[Excerpts from a dataset]
######
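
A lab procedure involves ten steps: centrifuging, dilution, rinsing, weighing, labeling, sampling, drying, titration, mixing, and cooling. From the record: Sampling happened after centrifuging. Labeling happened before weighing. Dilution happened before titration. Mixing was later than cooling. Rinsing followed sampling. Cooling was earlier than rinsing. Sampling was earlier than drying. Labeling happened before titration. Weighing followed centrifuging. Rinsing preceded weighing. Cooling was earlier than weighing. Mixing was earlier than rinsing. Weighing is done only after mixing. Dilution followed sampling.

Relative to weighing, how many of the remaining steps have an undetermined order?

3

Forced before weighing: centrifuging, cooling, labeling, mixing, rinsing, and sampling.
That leaves dilution, drying, and titration with no forced order relative to weighing — 3.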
######
Once you find the line containing "Relative to weighing, how", copy it and every line after it through the end of the records, exactly and nothing else.

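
Relative to weighing, how many of the remaining steps have an undetermined order?

3

Forced before weighing: centrifuging, cooling, labeling, mixing, rinsing, and sampling.
That leaves dilution, drying, and titration with no forced order relative to weighing — 3.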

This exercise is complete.